■ **WHAT IS EXPECTED**
Look for the word "carry" in the material below, then report each line where it occurs.

■ **DATA RECORDS**

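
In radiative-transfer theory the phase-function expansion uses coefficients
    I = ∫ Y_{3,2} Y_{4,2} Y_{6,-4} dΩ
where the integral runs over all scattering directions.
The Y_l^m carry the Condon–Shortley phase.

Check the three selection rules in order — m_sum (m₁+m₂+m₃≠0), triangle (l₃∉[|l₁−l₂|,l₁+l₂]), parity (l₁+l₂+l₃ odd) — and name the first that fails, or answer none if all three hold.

m₁+m₂+m₃ = 2 + 2 − 4 = 0  ✓
triangle: |3−4|=1 ≤ l₃=6 ≤ 3+4=7  ✓
parity: l₁+l₂+l₃ = 13 is odd  ✗

parity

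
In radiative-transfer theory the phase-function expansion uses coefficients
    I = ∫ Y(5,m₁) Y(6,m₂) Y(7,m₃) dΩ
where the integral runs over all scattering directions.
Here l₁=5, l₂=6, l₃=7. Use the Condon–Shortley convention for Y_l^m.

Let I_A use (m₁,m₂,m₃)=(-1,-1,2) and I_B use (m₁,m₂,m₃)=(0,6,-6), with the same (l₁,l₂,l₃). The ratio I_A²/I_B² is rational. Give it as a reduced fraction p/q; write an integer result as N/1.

Shared (l₁,l₂,l₃)=(5,6,7): N and (l;000)² cancel in I_A²/I_B².
A: Δ = 4!·6!·8!/19! = 1/174594420; Racah Σ t=0..4: t=0:+1/12441600 t=1:−1/414720 t=2:+1/138240 t=3:−1/311040 t=4:+1/5806080 = 1/537600; ⇒ 3j(5 6 7; -1 -1 2)² = 2916/323323, sgn -1
B: Δ = 4!·6!·8!/19! = 1/174594420; Racah Σ t=4..4: t=4:+1/116121600 = 1/116121600; ⇒ 3j(5 6 7; 0 6 -6)² = 165/9044, sgn -1
I_A²/I_B² = (2916/323323)/(165/9044) = 3888/7865

3888/7865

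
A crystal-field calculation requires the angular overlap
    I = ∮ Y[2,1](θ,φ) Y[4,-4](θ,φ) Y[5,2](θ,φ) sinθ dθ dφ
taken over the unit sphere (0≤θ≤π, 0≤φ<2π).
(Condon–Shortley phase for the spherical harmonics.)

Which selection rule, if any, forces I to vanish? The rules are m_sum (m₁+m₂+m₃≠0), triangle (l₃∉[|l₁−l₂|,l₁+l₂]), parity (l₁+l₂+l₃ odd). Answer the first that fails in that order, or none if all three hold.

m_sum

Σmᵢ = -1  ✗
l₃∈[|l₁−l₂|,l₁+l₂]=[2,6], have l₃=5
Σlᵢ = 11 ⇒ odd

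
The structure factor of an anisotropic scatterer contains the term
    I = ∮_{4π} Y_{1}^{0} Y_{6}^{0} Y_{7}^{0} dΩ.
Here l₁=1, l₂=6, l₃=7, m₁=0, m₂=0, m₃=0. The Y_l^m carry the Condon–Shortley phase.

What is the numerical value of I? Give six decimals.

0.244927

Rules hold: Σm=0, L=14 even, 5≤7≤7.
N = 3·13·15 = 585
Δ = 0!·2!·12!/15! = 1/1365
Racah Σ t=0..0: t=0:+1/518400 = 1/518400
⇒ 3j(1 6 7; 0 0 0)² = 7/195, sgn -1
(m-triple is (0,0,0) — same symbol as above.)
4πI² = N·(3j₀)²·(3jₘ)² = 49/65
I = +1·√(0.753846/4π) = 0.24492687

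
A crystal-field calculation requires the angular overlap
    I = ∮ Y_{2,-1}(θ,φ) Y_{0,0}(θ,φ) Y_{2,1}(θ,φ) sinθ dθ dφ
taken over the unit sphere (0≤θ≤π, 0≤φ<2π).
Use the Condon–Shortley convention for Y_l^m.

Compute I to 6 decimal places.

m-sum 0 ✓  L=4 even ✓  2≤2≤2 ✓
Π(2lᵢ+1) = 5×1×5 = 25
triangle coeff Δ(2,0,2) = 1/5
Σ_t [0,0]: t=0:+1/4 = 1/4
(3j)²=1/5 [(2 0 2; 0 0 0)], sign=+1
Σ_t [0,0]: t=0:+1/6 = 1/6
(3j)²=1/5 [(2 0 2; -1 0 1)], sign=-1
⇒ 4πI² = 1/1
I = (-1)√(1/1/(4π)) = -0.28209479

-0.282095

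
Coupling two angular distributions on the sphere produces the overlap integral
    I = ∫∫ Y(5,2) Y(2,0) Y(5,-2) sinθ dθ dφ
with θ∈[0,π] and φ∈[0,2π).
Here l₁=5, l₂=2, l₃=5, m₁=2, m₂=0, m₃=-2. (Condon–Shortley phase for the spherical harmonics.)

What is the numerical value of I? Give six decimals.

0.097044

Checks pass: Σm=0; 12 even; l₃=5∈[3,7].
(2·5+1)(2·2+1)(2·5+1) = 605
Δ: 2! 8! 2! / 13! → 1/38610
sum: t=0:+1/2880 t=1:−1/576 t=2:+1/2880 = -1/960
3j²(5 2 5; 0 0 0) = Δ·Π!·Σ² = 10/429  (sign +1)
sum: t=0:+1/2880 t=1:−1/1440 t=2:+1/20160 = -1/3360
3j²(5 2 5; 2 0 -2) = Δ·Π!·Σ² = 6/715  (sign +1)
combine: 4πI² = 605·10/429·6/715 = 20/169
take √, sign +1: I = 0.09704356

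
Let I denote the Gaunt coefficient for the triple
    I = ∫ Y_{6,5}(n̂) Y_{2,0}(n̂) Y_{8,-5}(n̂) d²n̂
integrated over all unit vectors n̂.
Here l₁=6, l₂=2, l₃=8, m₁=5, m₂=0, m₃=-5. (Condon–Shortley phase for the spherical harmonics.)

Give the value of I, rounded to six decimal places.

m-sum 0 ✓  L=16 even ✓  4≤8≤8 ✓
Π(2lᵢ+1) = 13×5×17 = 1105
triangle coeff Δ(6,2,8) = 1/30940
Σ_t [0,0]: t=0:+1/2073600 = 1/2073600
(3j)²=28/1105 [(6 2 8; 0 0 0)], sign=+1
Σ_t [0,0]: t=0:+1/159667200 = 1/159667200
(3j)²=9/1190 [(6 2 8; 5 0 -5)], sign=-1
⇒ 4πI² = 18/85
I = (-1)√(18/85/(4π)) = -0.12981410

-0.129814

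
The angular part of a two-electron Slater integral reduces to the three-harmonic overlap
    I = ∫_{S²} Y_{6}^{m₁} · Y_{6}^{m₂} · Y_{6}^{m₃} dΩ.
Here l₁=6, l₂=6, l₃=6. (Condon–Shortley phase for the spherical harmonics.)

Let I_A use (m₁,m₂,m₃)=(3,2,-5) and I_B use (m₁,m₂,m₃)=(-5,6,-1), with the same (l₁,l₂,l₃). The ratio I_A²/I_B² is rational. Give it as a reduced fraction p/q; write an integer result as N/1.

Same 6,6,6: normalisation and zero-m 3j drop out of the ratio.
A: Δ: 6! 6! 6! / 19! → 1/325909584; sum: t=2:+1/4147200 t=3:−1/3110400 = -1/12441600; 3j²(6 6 6; 3 2 -5) = Δ·Π!·Σ² = 7/4199  (sign +1)
B: Δ: 6! 6! 6! / 19! → 1/325909584; sum: t=6:+1/62208000 = 1/62208000; 3j²(6 6 6; -5 6 -1) = Δ·Π!·Σ² = 77/8398  (sign -1)
I_A²/I_B² = (7/4199)/(77/8398) = 2/11

2/11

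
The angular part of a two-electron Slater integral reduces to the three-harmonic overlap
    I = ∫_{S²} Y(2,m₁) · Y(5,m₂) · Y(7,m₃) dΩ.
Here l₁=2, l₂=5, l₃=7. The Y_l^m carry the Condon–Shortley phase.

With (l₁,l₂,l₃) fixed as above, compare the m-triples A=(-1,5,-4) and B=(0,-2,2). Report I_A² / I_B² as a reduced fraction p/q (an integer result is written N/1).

11/360

Shared (l₁,l₂,l₃)=(2,5,7): N and (l;000)² cancel in I_A²/I_B².
A: Δ = 0!·4!·10!/15! = 1/15015; Racah Σ t=0..0: t=0:+1/21772800 = 1/21772800; ⇒ 3j(2 5 7; -1 5 -4)² = 1/1365, sgn -1
B: Δ = 0!·4!·10!/15! = 1/15015; Racah Σ t=0..0: t=0:+1/120960 = 1/120960; ⇒ 3j(2 5 7; 0 -2 2)² = 24/1001, sgn -1
I_A²/I_B² = (1/1365)/(24/1001) = 11/360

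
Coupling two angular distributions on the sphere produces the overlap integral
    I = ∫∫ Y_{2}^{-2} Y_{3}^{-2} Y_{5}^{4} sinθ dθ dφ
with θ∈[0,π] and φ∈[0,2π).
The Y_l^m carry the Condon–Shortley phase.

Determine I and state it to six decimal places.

0.268967

Rules hold: Σm=0, L=10 even, 1≤5≤5.
N = 5·7·11 = 385
Δ = 0!·4!·6!/11! = 1/2310
Racah Σ t=0..0: t=0:+1/144 = 1/144
⇒ 3j(2 3 5; 0 0 0)² = 10/231, sgn -1
Racah Σ t=0..0: t=0:+1/2880 = 1/2880
⇒ 3j(2 3 5; -2 -2 4)² = 3/55, sgn -1
4πI² = N·(3j₀)²·(3jₘ)² = 10/11
I = +1·√(0.909091/4π) = 0.26896683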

■ **ANSWER TO THIS EXERCISE**
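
The Y_l^m carry the Condon–Shortley phase.
Here l₁=1, l₂=6, l₃=7, m₁=0, m₂=0, m₃=0. The Y_l^m carry the Condon–Shortley phase.
Here l₁=2, l₂=5, l₃=7. The Y_l^m carry the Condon–Shortley phase.
The Y_l^m carry the Condon–Shortley phase.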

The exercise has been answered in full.